■ **What the task asks**:
Each line of the data should be transcribed exactly as given.

Saved entries:
***
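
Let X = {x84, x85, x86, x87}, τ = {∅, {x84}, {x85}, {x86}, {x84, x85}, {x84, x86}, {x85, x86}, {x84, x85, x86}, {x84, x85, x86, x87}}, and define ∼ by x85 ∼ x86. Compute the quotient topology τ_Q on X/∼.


X/∼ = {[x84], [x85=x86], [x87]}; |τ_Q| = 5.

Equivalence classes: [x84], [x85=x86], [x87].
Quotient map π: X → X/∼ sends x84 ↦ [x84], x85 ↦ [x85=x86], x86 ↦ [x85=x86], x87 ↦ [x87].
For each subset V ⊆ X/∼, compute π^{-1}(V) ⊆ X and check whether π^{-1}(V) ∈ τ. V is open in τ_Q iff π^{-1}(V) ∈ τ.
  V = {}: π^{-1}(V) = ∅ ∈ τ ✓.
  V = {[x84]}: π^{-1}(V) = {x84} ∈ τ ✓.
  V = {[x85=x86]}: π^{-1}(V) = {x85, x86} ∈ τ ✓.
  V = {[x84], [x85=x86]}: π^{-1}(V) = {x84, x85, x86} ∈ τ ✓.
  V = {[x87]}: π^{-1}(V) = {x87} ∉ τ ✗.
  V = {[x84], [x87]}: π^{-1}(V) = {x84, x87} ∉ τ ✗.
  V = {[x85=x86], [x87]}: π^{-1}(V) = {x85, x86, x87} ∉ τ ✗.
  V = {[x84], [x85=x86], [x87]}: π^{-1}(V) = {x84, x85, x86, x87} ∈ τ ✓.
Open sets in the quotient: τ_Q = {{}, {[x84]}, {[x85=x86]}, {[x84], [x85=x86]}, {[x84], [x85=x86], [x87]}} (5 elements).


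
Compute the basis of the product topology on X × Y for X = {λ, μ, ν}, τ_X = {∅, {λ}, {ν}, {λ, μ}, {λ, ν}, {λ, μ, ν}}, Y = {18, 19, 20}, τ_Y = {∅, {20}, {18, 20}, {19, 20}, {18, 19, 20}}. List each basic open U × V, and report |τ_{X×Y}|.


Basis B = {∅ × ∅, {λ} × {20}, {ν} × {20}, {λ} × {18, 20}, {λ} × {19, 20}, {λ, μ} × {20}, {λ, ν} × {20}, {ν} × {18, 20}, {ν} × {19, 20}, {λ} × {18, 19, 20}, {λ, μ, ν} × {20}, {ν} × {18, 19, 20}, {λ, μ} × {18, 20}, {λ, ν} × {18, 20}, {λ, μ} × {19, 20}, {λ, ν} × {19, 20}, {λ, μ} × {18, 19, 20}, {λ, ν} × {18, 19, 20}, {λ, μ, ν} × {18, 20}, {λ, μ, ν} × {19, 20}, {λ, μ, ν} × {18, 19, 20}}; |τ_{X×Y}| = 70.

Enumerate products U × V with U ∈ τ_X, V ∈ τ_Y (deduplicated):
  ∅ × ∅ = {} (∅)
  {λ} × {20} = {(λ,20)}
  {ν} × {20} = {(ν,20)}
  {λ} × {18, 20} = {(λ,18), (λ,20)}
  {λ} × {19, 20} = {(λ,19), (λ,20)}
  {λ, μ} × {20} = {(λ,20), (μ,20)}
  {λ, ν} × {20} = {(λ,20), (ν,20)}
  {ν} × {18, 20} = {(ν,18), (ν,20)}
  {ν} × {19, 20} = {(ν,19), (ν,20)}
  {λ} × {18, 19, 20} = {(λ,18), (λ,19), (λ,20)}
  {λ, μ, ν} × {20} = {(λ,20), (μ,20), (ν,20)}
  {ν} × {18, 19, 20} = {(ν,18), (ν,19), (ν,20)}
  {λ, μ} × {18, 20} = {(λ,18), (λ,20), (μ,18), (μ,20)}
  {λ, ν} × {18, 20} = {(λ,18), (λ,20), (ν,18), (ν,20)}
  {λ, μ} × {19, 20} = {(λ,19), (λ,20), (μ,19), (μ,20)}
  {λ, ν} × {19, 20} = {(λ,19), (λ,20), (ν,19), (ν,20)}
  {λ, μ} × {18, 19, 20} = {(λ,18), (λ,19), (λ,20), (μ,18), (μ,19), (μ,20)}
  {λ, ν} × {18, 19, 20} = {(λ,18), (λ,19), (λ,20), (ν,18), (ν,19), (ν,20)}
  {λ, μ, ν} × {18, 20} = {(λ,18), (λ,20), (μ,18), (μ,20), (ν,18), (ν,20)}
  {λ, μ, ν} × {19, 20} = {(λ,19), (λ,20), (μ,19), (μ,20), (ν,19), (ν,20)}
  {λ, μ, ν} × {18, 19, 20} = {(λ,18), (λ,19), (λ,20), (μ,18), (μ,19), (μ,20), (ν,18), (ν,19), (ν,20)}
These 21 distinct sets form the basis B.
Close under arbitrary unions to get τ_{X×Y}; counting gives |τ_{X×Y}| = 70.


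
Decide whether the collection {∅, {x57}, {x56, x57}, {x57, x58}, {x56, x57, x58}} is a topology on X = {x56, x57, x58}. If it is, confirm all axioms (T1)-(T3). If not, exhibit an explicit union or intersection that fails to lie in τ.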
***
■ **Written reply**:
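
Let X = {x84, x85, x86, x87}, τ = {∅, {x84}, {x85}, {x86}, {x84, x85}, {x84, x86}, {x85, x86}, {x84, x85, x86}, {x84, x85, x86, x87}}, and define ∼ by x85 ∼ x86. Compute the quotient topology τ_Q on X/∼.


X/∼ = {[x84], [x85=x86], [x87]}; |τ_Q| = 5.

Equivalence classes: [x84], [x85=x86], [x87].
Quotient map π: X → X/∼ sends x84 ↦ [x84], x85 ↦ [x85=x86], x86 ↦ [x85=x86], x87 ↦ [x87].
For each subset V ⊆ X/∼, compute π^{-1}(V) ⊆ X and check whether π^{-1}(V) ∈ τ. V is open in τ_Q iff π^{-1}(V) ∈ τ.
  V = {}: π^{-1}(V) = ∅ ∈ τ ✓.
  V = {[x84]}: π^{-1}(V) = {x84} ∈ τ ✓.
  V = {[x85=x86]}: π^{-1}(V) = {x85, x86} ∈ τ ✓.
  V = {[x84], [x85=x86]}: π^{-1}(V) = {x84, x85, x86} ∈ τ ✓.
  V = {[x87]}: π^{-1}(V) = {x87} ∉ τ ✗.
  V = {[x84], [x87]}: π^{-1}(V) = {x84, x87} ∉ τ ✗.
  V = {[x85=x86], [x87]}: π^{-1}(V) = {x85, x86, x87} ∉ τ ✗.
  V = {[x84], [x85=x86], [x87]}: π^{-1}(V) = {x84, x85, x86, x87} ∈ τ ✓.
Open sets in the quotient: τ_Q = {{}, {[x84]}, {[x85=x86]}, {[x84], [x85=x86]}, {[x84], [x85=x86], [x87]}} (5 elements).


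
Compute the basis of the product topology on X × Y for X = {λ, μ, ν}, τ_X = {∅, {λ}, {ν}, {λ, μ}, {λ, ν}, {λ, μ, ν}}, Y = {18, 19, 20}, τ_Y = {∅, {20}, {18, 20}, {19, 20}, {18, 19, 20}}. List each basic open U × V, and report |τ_{X×Y}|.


Basis B = {∅ × ∅, {λ} × {20}, {ν} × {20}, {λ} × {18, 20}, {λ} × {19, 20}, {λ, μ} × {20}, {λ, ν} × {20}, {ν} × {18, 20}, {ν} × {19, 20}, {λ} × {18, 19, 20}, {λ, μ, ν} × {20}, {ν} × {18, 19, 20}, {λ, μ} × {18, 20}, {λ, ν} × {18, 20}, {λ, μ} × {19, 20}, {λ, ν} × {19, 20}, {λ, μ} × {18, 19, 20}, {λ, ν} × {18, 19, 20}, {λ, μ, ν} × {18, 20}, {λ, μ, ν} × {19, 20}, {λ, μ, ν} × {18, 19, 20}}; |τ_{X×Y}| = 70.

Enumerate products U × V with U ∈ τ_X, V ∈ τ_Y (deduplicated):
  ∅ × ∅ = {} (∅)
  {λ} × {20} = {(λ,20)}
  {ν} × {20} = {(ν,20)}
  {λ} × {18, 20} = {(λ,18), (λ,20)}
  {λ} × {19, 20} = {(λ,19), (λ,20)}
  {λ, μ} × {20} = {(λ,20), (μ,20)}
  {λ, ν} × {20} = {(λ,20), (ν,20)}
  {ν} × {18, 20} = {(ν,18), (ν,20)}
  {ν} × {19, 20} = {(ν,19), (ν,20)}
  {λ} × {18, 19, 20} = {(λ,18), (λ,19), (λ,20)}
  {λ, μ, ν} × {20} = {(λ,20), (μ,20), (ν,20)}
  {ν} × {18, 19, 20} = {(ν,18), (ν,19), (ν,20)}
  {λ, μ} × {18, 20} = {(λ,18), (λ,20), (μ,18), (μ,20)}
  {λ, ν} × {18, 20} = {(λ,18), (λ,20), (ν,18), (ν,20)}
  {λ, μ} × {19, 20} = {(λ,19), (λ,20), (μ,19), (μ,20)}
  {λ, ν} × {19, 20} = {(λ,19), (λ,20), (ν,19), (ν,20)}
  {λ, μ} × {18, 19, 20} = {(λ,18), (λ,19), (λ,20), (μ,18), (μ,19), (μ,20)}
  {λ, ν} × {18, 19, 20} = {(λ,18), (λ,19), (λ,20), (ν,18), (ν,19), (ν,20)}
  {λ, μ, ν} × {18, 20} = {(λ,18), (λ,20), (μ,18), (μ,20), (ν,18), (ν,20)}
  {λ, μ, ν} × {19, 20} = {(λ,19), (λ,20), (μ,19), (μ,20), (ν,19), (ν,20)}
  {λ, μ, ν} × {18, 19, 20} = {(λ,18), (λ,19), (λ,20), (μ,18), (μ,19), (μ,20), (ν,18), (ν,19), (ν,20)}
These 21 distinct sets form the basis B.
Close under arbitrary unions to get τ_{X×Y}; counting gives |τ_{X×Y}| = 70.


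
Decide whether the collection {∅, {x57}, {x56, x57}, {x57, x58}, {x56, x57, x58}} is a topology on X = {x56, x57, x58}. If it is, confirm all axioms (T1)-(T3). If not, exhibit an explicit union or intersection that fails to lie in τ.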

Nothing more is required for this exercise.